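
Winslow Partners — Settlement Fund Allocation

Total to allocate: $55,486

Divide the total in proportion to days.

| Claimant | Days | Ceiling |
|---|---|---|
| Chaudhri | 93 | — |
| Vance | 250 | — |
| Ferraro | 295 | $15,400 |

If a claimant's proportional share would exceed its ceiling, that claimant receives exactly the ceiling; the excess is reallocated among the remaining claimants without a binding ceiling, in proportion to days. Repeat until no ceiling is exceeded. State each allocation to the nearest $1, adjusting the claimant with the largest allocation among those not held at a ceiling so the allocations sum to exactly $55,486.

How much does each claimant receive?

Total days = 638.
Unconstrained shares: Chaudhri 8,088.08; Vance 21,742.16; Ferraro 25,655.75.
Held at cap: Ferraro ($15,400); balance $40,086 reallocated over remaining days 343.
Redistributed shares: Chaudhri 10,868.80 → $10,869; Vance 29,217.20 → $29,217.

Chaudhri: $10,869; Vance: $29,217; Ferraro: $15,400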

------------------------------

→ WHAT YOU HAVE TO DO
Would you restate the material word for word, leaving nothing out?

→ TASK RESPONSE
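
Winslow Partners — Settlement Fund Allocation

Total to allocate: $55,486

Divide the total in proportion to days.

| Claimant | Days | Ceiling |
|---|---|---|
| Chaudhri | 93 | — |
| Vance | 250 | — |
| Ferraro | 295 | $15,400 |

If a claimant's proportional share would exceed its ceiling, that claimant receives exactly the ceiling; the excess is reallocated among the remaining claimants without a binding ceiling, in proportion to days. Repeat until no ceiling is exceeded. State each allocation to the nearest $1, adjusting the claimant with the largest allocation among those not held at a ceiling so the allocations sum to exactly $55,486.

How much does each claimant receive?

Total days = 638.
Unconstrained shares: Chaudhri 8,088.08; Vance 21,742.16; Ferraro 25,655.75.
Held at cap: Ferraro ($15,400); balance $40,086 reallocated over remaining days 343.
Redistributed shares: Chaudhri 10,868.80 → $10,869; Vance 29,217.20 → $29,217.

Chaudhri: $10,869; Vance: $29,217; Ferraro: $15,400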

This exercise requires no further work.